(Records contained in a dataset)
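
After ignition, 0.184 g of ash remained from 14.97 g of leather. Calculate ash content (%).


1.23%

Ash% = 0.184 / 14.97 x 100
Ash% = 1.23%


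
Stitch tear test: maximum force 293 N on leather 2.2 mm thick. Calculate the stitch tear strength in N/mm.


133.2 N/mm

Stitch tear strength = force / thickness
STS = 293 / 2.2 = 133.2 N/mm


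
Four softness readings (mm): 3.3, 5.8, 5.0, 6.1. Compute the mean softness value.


Sum = 3.3 + 5.8 + 5.0 + 6.1
Mean = 20.2 / 4 = 5.05 mm


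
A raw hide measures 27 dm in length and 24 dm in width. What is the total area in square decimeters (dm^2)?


648 dm^2


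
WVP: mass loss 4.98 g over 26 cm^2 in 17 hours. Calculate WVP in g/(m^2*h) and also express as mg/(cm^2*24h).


WVP = 112.67 g/(m^2*h)
Daily rate = 270.41 mg/(cm^2*24h)

WVP = 4.98 / (26 x 17) x 10000 = 112.67 g/(m^2*h)
Mass loss in mg = 4.98 x 1000 = 4980 mg
Per cm^2 per 24h in mg: 4980 x 24 / (26 x 17) = 119520 / 442 = 270.41 mg/(cm^2*24h)


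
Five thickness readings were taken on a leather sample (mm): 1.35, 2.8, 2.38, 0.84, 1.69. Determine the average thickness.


Sum = 1.35 + 2.8 + 2.38 + 0.84 + 1.69 = 9.06
Average = 9.06 / 5 = 1.81 mm


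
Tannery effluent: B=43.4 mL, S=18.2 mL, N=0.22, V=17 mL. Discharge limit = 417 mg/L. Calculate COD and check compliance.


COD = (43.4 - 18.2) x 0.22 x 8000 / 17 = 2608.9 mg/L
Limit: 417 mg/L
Compliant: No


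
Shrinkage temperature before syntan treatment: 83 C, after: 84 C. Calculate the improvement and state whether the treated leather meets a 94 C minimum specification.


Improvement = 84 - 83 = 1 C
Spec check: 84 C >= 94 C? No


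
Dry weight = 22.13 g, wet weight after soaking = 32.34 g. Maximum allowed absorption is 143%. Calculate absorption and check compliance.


WA = (32.34 - 22.13) / 22.13 x 100 = 46.1%
Maximum allowed: 143%
Compliant: Yes


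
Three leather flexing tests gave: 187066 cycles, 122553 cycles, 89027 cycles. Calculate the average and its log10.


Average = (187066 + 122553 + 89027) / 3 = 132882 cycles
log10(132882) = 5.12


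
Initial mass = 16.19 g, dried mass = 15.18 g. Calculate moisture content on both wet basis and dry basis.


Wet basis = 6.2%
Dry basis = 6.7%


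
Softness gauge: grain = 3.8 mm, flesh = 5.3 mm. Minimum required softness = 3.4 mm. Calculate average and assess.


Average = (3.8 + 5.3) / 2 = 4.55 mm
Minimum = 3.4 mm
Meets requirement: Yes


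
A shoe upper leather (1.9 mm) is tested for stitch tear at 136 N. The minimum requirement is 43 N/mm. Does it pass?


STS = 136 / 1.9 = 71.6 N/mm
Minimum required: 43 N/mm
Passes: Yes


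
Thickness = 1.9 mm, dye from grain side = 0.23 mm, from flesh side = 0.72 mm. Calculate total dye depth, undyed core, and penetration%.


Total dyed = 0.23 + 0.72 = 0.95 mm
Undyed core = 1.9 - 0.95 = 0.95 mm
Penetration = 0.95 / 1.9 x 100 = 50.0%


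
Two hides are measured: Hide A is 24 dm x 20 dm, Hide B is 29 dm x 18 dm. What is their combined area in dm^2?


Hide A area = 24 x 20 = 480 dm^2
Hide B area = 29 x 18 = 522 dm^2
Total = 480 + 522 = 1002 dm^2


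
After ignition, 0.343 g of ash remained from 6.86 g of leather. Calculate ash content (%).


Ash% = 0.343 / 6.86 x 100
Ash% = 5.00%


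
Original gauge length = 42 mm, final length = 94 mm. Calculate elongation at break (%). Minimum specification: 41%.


Extension = 94 - 42 = 52 mm
Elongation = 52 / 42 x 100 = 123.8%
Minimum required: 41%
Meets specification: Yes


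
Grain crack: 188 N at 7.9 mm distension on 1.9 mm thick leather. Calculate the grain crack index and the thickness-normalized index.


Crack index = 188 / 7.9 = 23.8 N/mm
Normalized = 23.8 / 1.9 = 12.5 N/mm per mm


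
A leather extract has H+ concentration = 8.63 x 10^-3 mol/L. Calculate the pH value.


pH = 2.06

pH = -log10[H+]
pH = -log10(8.63 x 10^-3) = 2.06


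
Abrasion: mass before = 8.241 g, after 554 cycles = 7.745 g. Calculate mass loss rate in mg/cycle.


Mass loss = 8.241 - 7.745 = 0.496 g
Rate = 0.496 / 554 x 1000 = 0.895 mg/cycle


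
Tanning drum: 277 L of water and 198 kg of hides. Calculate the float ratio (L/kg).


Float ratio = water / hide weight
Ratio = 277 / 198 = 1.4


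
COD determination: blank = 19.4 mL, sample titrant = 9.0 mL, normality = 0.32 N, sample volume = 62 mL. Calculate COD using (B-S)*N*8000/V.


429.4 mg/L

COD = (19.4 - 9.0) x 0.32 x 8000 / 62
COD = 10.4 x 0.32 x 8000 / 62
COD = 429.4 mg/L


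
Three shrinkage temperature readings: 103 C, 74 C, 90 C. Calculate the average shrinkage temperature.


Average = (103 + 74 + 90) / 3
Average = 267 / 3 = 89.0 C


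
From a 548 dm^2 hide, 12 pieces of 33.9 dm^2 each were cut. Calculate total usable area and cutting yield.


Total usable = 12 x 33.9 = 406.8 dm^2
Yield = 406.8 / 548 x 100 = 74.2%


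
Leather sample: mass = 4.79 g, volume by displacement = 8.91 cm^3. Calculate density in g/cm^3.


0.538 g/cm^3

Density = mass / volume
Density = 4.79 / 8.91 = 0.538 g/cm^3


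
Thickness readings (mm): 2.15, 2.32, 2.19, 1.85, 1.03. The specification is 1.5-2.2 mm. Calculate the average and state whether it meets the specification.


Sum = 9.54
Average = 9.54 / 5 = 1.91 mm
Specification range: 1.5 to 2.2 mm
Within spec: Yes


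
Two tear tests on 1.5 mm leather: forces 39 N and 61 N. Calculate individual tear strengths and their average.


Tear 1 = 26.0 N/mm
Tear 2 = 40.7 N/mm
Average = 33.4 N/mm

Tear 1 = 39 / 1.5 = 26.0 N/mm
Tear 2 = 61 / 1.5 = 40.7 N/mm
Average = (26.0 + 40.7) / 2 = 33.4 N/mm


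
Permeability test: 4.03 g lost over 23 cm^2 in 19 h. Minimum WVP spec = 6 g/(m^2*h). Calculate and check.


WVP = 4.03 / (23 x 19) x 10000 = 92.22 g/(m^2*h)
Minimum: 6 g/(m^2*h)
Meets spec: Yes


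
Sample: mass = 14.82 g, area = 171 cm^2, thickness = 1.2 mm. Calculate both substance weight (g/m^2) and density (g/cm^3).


Substance weight = 866.7 g/m^2
Density = 0.722 g/cm^3


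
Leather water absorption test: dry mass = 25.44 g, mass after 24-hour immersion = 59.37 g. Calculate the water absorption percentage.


Water absorbed = 59.37 - 25.44 = 33.93 g
WA% = 33.93 / 25.44 x 100 = 133.4%


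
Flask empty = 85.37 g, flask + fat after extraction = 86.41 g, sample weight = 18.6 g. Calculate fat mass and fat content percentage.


Fat mass = 1.04 g
Fat content = 5.6%

Fat mass = 86.41 - 85.37 = 1.04 g
Fat% = 1.04 / 18.6 x 100 = 5.6%


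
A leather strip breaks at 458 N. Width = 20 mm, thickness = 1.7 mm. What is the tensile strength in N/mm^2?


13.47 N/mm^2

Cross-sectional area = 20 x 1.7 = 34.0 mm^2
Tensile strength = 458 / 34.0 = 13.47 N/mm^2


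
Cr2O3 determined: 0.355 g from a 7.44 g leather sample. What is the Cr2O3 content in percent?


4.77%

Cr2O3% = 0.355 / 7.44 x 100
Cr2O3% = 4.77%


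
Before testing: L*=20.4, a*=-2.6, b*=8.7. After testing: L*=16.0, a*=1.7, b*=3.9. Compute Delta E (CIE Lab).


dL = 16.0 - 20.4 = -4.4
da = 1.7 - (-2.6) = 4.3
db = 3.9 - 8.7 = -4.8
dE = sqrt((-4.4)^2 + (4.3)^2 + (-4.8)^2) = 7.80


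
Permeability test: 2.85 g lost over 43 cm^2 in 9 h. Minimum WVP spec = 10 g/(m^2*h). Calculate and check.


WVP = 2.85 / (43 x 9) x 10000 = 73.64 g/(m^2*h)
Minimum: 10 g/(m^2*h)
Meets spec: Yes


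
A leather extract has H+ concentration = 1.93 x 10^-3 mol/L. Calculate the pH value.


pH = 2.71


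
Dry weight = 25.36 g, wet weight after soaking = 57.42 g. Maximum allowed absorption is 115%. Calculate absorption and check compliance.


Absorption = 126.4%
Compliant: No

WA = (57.42 - 25.36) / 25.36 x 100 = 126.4%
Maximum allowed: 115%
Compliant: No


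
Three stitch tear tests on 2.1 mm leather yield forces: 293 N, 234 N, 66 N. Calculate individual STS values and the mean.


STS1 = 139.5 N/mm
STS2 = 111.4 N/mm
STS3 = 31.4 N/mm
Mean = 94.1 N/mm


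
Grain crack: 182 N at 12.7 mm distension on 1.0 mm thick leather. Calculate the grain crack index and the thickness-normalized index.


Crack index = 182 / 12.7 = 14.3 N/mm
Normalized = 14.3 / 1.0 = 14.3 N/mm per mm


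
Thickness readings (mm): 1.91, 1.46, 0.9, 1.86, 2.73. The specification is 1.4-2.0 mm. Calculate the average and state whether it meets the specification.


Sum = 8.86
Average = 8.86 / 5 = 1.77 mm
Specification range: 1.4 to 2.0 mm
Within spec: Yes


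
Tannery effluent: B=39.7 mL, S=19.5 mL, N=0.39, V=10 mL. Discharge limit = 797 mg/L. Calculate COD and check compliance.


COD = (39.7 - 19.5) x 0.39 x 8000 / 10 = 6302.4 mg/L
Limit: 797 mg/L
Compliant: No


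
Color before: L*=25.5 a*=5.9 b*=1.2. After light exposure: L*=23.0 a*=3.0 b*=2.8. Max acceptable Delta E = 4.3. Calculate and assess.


Delta E = 4.15
Passes: Yes


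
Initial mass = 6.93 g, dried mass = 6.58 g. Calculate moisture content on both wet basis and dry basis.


Wet basis = 5.1%
Dry basis = 5.3%


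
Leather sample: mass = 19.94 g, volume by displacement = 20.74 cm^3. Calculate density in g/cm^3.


Density = mass / volume
Density = 19.94 / 20.74 = 0.961 g/cm^3


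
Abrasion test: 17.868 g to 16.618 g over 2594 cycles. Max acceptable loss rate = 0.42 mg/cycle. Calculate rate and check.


Rate = 0.482 mg/cycle
Passes: No


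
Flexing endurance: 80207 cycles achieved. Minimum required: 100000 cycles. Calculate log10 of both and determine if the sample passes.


Achieved: log10 = 4.90
Required: log10 = 5.00
Passes: No


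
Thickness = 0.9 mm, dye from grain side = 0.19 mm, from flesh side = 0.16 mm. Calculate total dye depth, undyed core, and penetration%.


Total dyed = 0.35 mm
Undyed core = 0.55 mm
Penetration = 38.9%

Total dyed = 0.19 + 0.16 = 0.35 mm
Undyed core = 0.9 - 0.35 = 0.55 mm
Penetration = 0.35 / 0.9 x 100 = 38.9%


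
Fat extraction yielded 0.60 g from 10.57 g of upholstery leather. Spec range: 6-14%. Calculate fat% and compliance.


Fat content = 5.7%
Compliant: No


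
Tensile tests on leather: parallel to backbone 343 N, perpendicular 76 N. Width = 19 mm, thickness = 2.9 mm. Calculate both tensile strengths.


Parallel = 6.23 N/mm^2
Perpendicular = 1.38 N/mm^2

Area = 19 x 2.9 = 55.1 mm^2
TS (parallel) = 343 / 55.1 = 6.23 N/mm^2
TS (perpendicular) = 76 / 55.1 = 1.38 N/mm^2


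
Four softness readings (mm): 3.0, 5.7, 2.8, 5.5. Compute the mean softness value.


4.25 mm

Sum = 3.0 + 5.7 + 2.8 + 5.5
Mean = 17.0 / 4 = 4.25 mm


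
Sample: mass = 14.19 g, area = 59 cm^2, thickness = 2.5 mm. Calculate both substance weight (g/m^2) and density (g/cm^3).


Substance weight = 2405.1 g/m^2
Density = 0.962 g/cm^3

SW = 14.19 / 59 x 10000 = 2405.1 g/m^2
Volume = 59 x 2.5 / 10 = 14.75 cm^3
Density = 14.19 / 14.75 = 0.962 g/cm^3


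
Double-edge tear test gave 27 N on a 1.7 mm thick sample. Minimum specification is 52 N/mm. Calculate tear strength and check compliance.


Tear strength = 27 / 1.7 = 15.9 N/mm
Required minimum = 52 N/mm
Compliant: No


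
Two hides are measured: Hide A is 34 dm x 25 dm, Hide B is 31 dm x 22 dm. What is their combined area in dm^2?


1532 dm^2

Hide A area = 34 x 25 = 850 dm^2
Hide B area = 31 x 22 = 682 dm^2
Total = 850 + 682 = 1532 dm^2


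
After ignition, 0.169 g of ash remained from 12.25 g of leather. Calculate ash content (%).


Ash% = 0.169 / 12.25 x 100
Ash% = 1.38%


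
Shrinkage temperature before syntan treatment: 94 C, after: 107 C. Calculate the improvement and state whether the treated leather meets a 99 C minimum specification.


Improvement = 107 - 94 = 13 C
Spec check: 107 C >= 99 C? Yes


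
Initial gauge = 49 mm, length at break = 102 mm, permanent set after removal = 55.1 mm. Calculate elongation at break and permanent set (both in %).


Elongation at break = 108.2%
Permanent set = 12.4%


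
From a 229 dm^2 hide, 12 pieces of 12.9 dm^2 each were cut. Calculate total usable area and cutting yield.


Total usable = 12 x 12.9 = 154.8 dm^2
Yield = 154.8 / 229 x 100 = 67.6%


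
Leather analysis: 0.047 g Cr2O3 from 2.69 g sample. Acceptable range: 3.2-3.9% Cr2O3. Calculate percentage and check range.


Cr2O3 = 1.75%
Within range: No


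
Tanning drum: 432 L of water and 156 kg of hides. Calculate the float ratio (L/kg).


Float ratio = water / hide weight
Ratio = 432 / 156 = 2.8


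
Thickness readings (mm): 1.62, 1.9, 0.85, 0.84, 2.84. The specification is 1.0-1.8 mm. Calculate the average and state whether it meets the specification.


Sum = 8.05
Average = 8.05 / 5 = 1.61 mm
Specification range: 1.0 to 1.8 mm
Within spec: Yes


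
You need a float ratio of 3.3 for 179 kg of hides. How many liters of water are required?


Water = hide weight x target ratio
Water = 179 x 3.3 = 590.7 L


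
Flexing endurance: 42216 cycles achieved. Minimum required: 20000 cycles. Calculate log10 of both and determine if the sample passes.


log10(42216) = 4.63
log10(20000) = 4.30
Passes: Yes


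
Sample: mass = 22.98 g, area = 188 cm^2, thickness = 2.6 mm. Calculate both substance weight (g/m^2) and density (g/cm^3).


Substance weight = 1222.3 g/m^2
Density = 0.470 g/cm^3

SW = 22.98 / 188 x 10000 = 1222.3 g/m^2
Volume = 188 x 2.6 / 10 = 48.88 cm^3
Density = 22.98 / 48.88 = 0.470 g/cm^3


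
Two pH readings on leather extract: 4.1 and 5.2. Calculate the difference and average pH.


Difference = |4.1 - 5.2| = 1.1
Average = (4.1 + 5.2) / 2 = 4.65


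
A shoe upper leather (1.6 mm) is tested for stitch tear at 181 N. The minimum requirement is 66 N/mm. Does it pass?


STS = 113.1 N/mm
Passes: Yes

STS = 181 / 1.6 = 113.1 N/mm
Minimum required: 66 N/mm
Passes: Yes


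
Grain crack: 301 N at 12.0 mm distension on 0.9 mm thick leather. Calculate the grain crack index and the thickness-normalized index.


Crack index = 301 / 12.0 = 25.1 N/mm
Normalized = 25.1 / 0.9 = 27.9 N/mm per mm


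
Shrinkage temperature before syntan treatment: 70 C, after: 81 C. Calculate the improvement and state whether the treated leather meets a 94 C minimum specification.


Improvement = 11 C
Meets 94 C spec: No

Improvement = 81 - 70 = 11 C
Spec check: 81 C >= 94 C? No


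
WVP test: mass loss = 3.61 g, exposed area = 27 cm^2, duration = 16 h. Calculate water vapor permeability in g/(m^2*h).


83.56 g/(m^2*h)

WVP = mass_loss / (area x time) x 10000
WVP = 3.61 / (27 x 16) x 10000
WVP = 3.61 / 432 x 10000 = 83.56 g/(m^2*h)


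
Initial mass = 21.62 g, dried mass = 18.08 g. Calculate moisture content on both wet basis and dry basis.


Moisture lost = 21.62 - 18.08 = 3.54 g
Wet basis MC = 3.54 / 21.62 x 100 = 16.4%
Dry basis MC = 3.54 / 18.08 x 100 = 19.6%


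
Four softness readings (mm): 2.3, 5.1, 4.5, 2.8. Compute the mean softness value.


Sum = 2.3 + 5.1 + 4.5 + 2.8
Mean = 14.7 / 4 = 3.68 mm


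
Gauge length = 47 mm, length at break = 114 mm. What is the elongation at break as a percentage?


Extension = 114 - 47 = 67 mm
Elongation = 67 / 47 x 100 = 142.6%


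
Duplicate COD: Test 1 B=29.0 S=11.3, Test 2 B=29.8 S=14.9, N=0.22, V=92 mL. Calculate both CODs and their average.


COD1 = 338.6 mg/L
COD2 = 285.0 mg/L
Average = 311.8 mg/L


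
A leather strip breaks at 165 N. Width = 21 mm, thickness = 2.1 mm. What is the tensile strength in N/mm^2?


Cross-sectional area = 21 x 2.1 = 44.1 mm^2
Tensile strength = 165 / 44.1 = 3.74 N/mm^2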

Exercise details.
Set down, word for word, every line from the line that holds "Grain crack: 301" to the end of the entries above, including both ends.

Response area.
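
Grain crack: 301 N at 12.0 mm distension on 0.9 mm thick leather. Calculate the grain crack index and the thickness-normalized index.


Crack index = 301 / 12.0 = 25.1 N/mm
Normalized = 25.1 / 0.9 = 27.9 N/mm per mm


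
Shrinkage temperature before syntan treatment: 70 C, after: 81 C. Calculate the improvement and state whether the treated leather meets a 94 C minimum specification.


Improvement = 11 C
Meets 94 C spec: No

Improvement = 81 - 70 = 11 C
Spec check: 81 C >= 94 C? No


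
WVP test: mass loss = 3.61 g, exposed area = 27 cm^2, duration = 16 h. Calculate water vapor permeability in g/(m^2*h).


83.56 g/(m^2*h)

WVP = mass_loss / (area x time) x 10000
WVP = 3.61 / (27 x 16) x 10000
WVP = 3.61 / 432 x 10000 = 83.56 g/(m^2*h)


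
Initial mass = 21.62 g, dried mass = 18.08 g. Calculate moisture content on both wet basis and dry basis.


Moisture lost = 21.62 - 18.08 = 3.54 g
Wet basis MC = 3.54 / 21.62 x 100 = 16.4%
Dry basis MC = 3.54 / 18.08 x 100 = 19.6%


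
Four softness readings (mm): 2.3, 5.1, 4.5, 2.8. Compute the mean softness value.


Sum = 2.3 + 5.1 + 4.5 + 2.8
Mean = 14.7 / 4 = 3.68 mm


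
Gauge length = 47 mm, length at break = 114 mm. What is the elongation at break as a percentage?


Extension = 114 - 47 = 67 mm
Elongation = 67 / 47 x 100 = 142.6%


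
Duplicate COD: Test 1 B=29.0 S=11.3, Test 2 B=29.8 S=14.9, N=0.22, V=92 mL. Calculate both CODs and their average.


COD1 = 338.6 mg/L
COD2 = 285.0 mg/L
Average = 311.8 mg/L


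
A leather strip breaks at 165 N. Width = 21 mm, thickness = 2.1 mm. What is the tensile strength in N/mm^2?


Cross-sectional area = 21 x 2.1 = 44.1 mm^2
Tensile strength = 165 / 44.1 = 3.74 N/mm^2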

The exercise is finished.